"""

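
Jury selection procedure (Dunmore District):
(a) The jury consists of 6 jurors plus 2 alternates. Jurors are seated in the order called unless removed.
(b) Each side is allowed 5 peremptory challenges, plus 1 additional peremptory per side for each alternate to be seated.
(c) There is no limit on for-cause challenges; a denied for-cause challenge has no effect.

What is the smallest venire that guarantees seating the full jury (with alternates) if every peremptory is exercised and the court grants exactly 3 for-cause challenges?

25

Seats to fill: 6 + 2 alternates = 8.
Peremptories: 5 + 1×2 = 7 per side × 2 sides = 14.
For-cause removals: 3.
Minimum venire: 8 + 14 + 3 = 25.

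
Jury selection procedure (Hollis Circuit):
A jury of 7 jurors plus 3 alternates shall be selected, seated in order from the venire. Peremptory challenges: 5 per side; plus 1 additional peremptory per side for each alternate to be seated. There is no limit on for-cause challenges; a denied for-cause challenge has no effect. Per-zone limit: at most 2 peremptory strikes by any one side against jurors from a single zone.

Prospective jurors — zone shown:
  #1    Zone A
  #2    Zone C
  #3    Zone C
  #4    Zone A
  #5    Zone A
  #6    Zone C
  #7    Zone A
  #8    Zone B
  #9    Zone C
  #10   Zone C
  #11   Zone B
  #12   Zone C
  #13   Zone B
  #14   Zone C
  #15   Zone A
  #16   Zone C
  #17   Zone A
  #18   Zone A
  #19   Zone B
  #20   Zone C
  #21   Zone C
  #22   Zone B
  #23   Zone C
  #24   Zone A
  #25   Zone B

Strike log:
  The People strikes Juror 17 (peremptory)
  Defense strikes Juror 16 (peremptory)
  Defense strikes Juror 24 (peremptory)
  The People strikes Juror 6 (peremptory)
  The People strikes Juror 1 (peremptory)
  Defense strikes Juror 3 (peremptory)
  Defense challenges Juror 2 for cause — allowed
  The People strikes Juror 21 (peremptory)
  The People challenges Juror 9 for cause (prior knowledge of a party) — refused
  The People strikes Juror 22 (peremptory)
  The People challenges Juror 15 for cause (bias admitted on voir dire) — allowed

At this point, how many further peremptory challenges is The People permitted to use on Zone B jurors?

The People peremptories so far: #17, #6, #1, #21, #22 — 5 of 8 used, 3 left overall.
Against Zone B: #22 — 1 used; per-zone cap 2 leaves 1.
Binding limit: min(3, 1) = 1.

1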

"""

__Brief__
Gather, from the listing above, every line carrying the word "denied".

__Answer to this exercise__
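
(c) There is no limit on for-cause challenges; a denied for-cause challenge has no effect.
A jury of 7 jurors plus 3 alternates shall be selected, seated in order from the venire. Peremptory challenges: 5 per side; plus 1 additional peremptory per side for each alternate to be seated. There is no limit on for-cause challenges; a denied for-cause challenge has no effect. Per-zone limit: at most 2 peremptory strikes by any one side against jurors from a single zone.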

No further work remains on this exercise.